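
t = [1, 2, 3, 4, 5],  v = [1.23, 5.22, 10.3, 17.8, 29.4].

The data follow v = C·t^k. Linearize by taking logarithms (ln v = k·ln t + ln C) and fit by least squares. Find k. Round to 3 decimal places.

k = 1.939

Taking logs, ln v = k·ln t + ln C, so regress ln v on ln t.
XᵀX = [[6.1995, 4.7875]; [4.7875, 5]], rhs = [13.1405, 10.4518]ᵀ  (here Σln t = 4.7875, Σ(ln t)² = 6.1995, Σln v = 10.4518, Σln t·ln v = 13.1405).
Solving (det = 8.0774): k = 1.93925, ln C = 0.23354.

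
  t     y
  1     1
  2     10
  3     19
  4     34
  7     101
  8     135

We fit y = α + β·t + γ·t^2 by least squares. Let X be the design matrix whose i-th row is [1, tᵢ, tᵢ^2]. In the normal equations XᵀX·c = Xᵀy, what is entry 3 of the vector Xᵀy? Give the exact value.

Entry 3 ↔ basis t^2, so (Xᵀy)_{3} = Σᵢ (t^2)·yᵢ = (1)·(1) + (4)·(10) + (9)·(19) + (16)·(34) + (49)·(101) + (64)·(135) = 14345.

14345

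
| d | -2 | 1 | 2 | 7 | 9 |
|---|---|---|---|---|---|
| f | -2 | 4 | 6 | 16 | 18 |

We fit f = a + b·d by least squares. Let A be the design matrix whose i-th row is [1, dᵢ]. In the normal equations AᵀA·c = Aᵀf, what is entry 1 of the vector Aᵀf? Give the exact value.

Entry 1 ↔ basis 1, so (Aᵀf)_{1} = Σᵢ fᵢ = (1)·(-2) + (1)·(4) + (1)·(6) + (1)·(16) + (1)·(18) = 42.

42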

(Work order)
Send back each record exactly as it stands.

(Task solution)
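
t = [1, 2, 3, 4, 5],  v = [1.23, 5.22, 10.3, 17.8, 29.4].

The data follow v = C·t^k. Linearize by taking logarithms (ln v = k·ln t + ln C) and fit by least squares. Find k. Round to 3 decimal places.

k = 1.939

Taking logs, ln v = k·ln t + ln C, so regress ln v on ln t.
XᵀX = [[6.1995, 4.7875]; [4.7875, 5]], rhs = [13.1405, 10.4518]ᵀ  (here Σln t = 4.7875, Σ(ln t)² = 6.1995, Σln v = 10.4518, Σln t·ln v = 13.1405).
Solving (det = 8.0774): k = 1.93925, ln C = 0.23354.

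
  t     y
  1     1
  2     10
  3     19
  4     34
  7     101
  8     135

We fit y = α + β·t + γ·t^2 by least squares. Let X be the design matrix whose i-th row is [1, tᵢ, tᵢ^2]. In the normal equations XᵀX·c = Xᵀy, what is entry 3 of the vector Xᵀy? Give the exact value.

Entry 3 ↔ basis t^2, so (Xᵀy)_{3} = Σᵢ (t^2)·yᵢ = (1)·(1) + (4)·(10) + (9)·(19) + (16)·(34) + (49)·(101) + (64)·(135) = 14345.

14345

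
| d | -2 | 1 | 2 | 7 | 9 |
|---|---|---|---|---|---|
| f | -2 | 4 | 6 | 16 | 18 |

We fit f = a + b·d by least squares. Let A be the design matrix whose i-th row is [1, dᵢ]. In the normal equations AᵀA·c = Aᵀf, what is entry 1 of the vector Aᵀf? Give the exact value.

Entry 1 ↔ basis 1, so (Aᵀf)_{1} = Σᵢ fᵢ = (1)·(-2) + (1)·(4) + (1)·(6) + (1)·(16) + (1)·(18) = 42.

42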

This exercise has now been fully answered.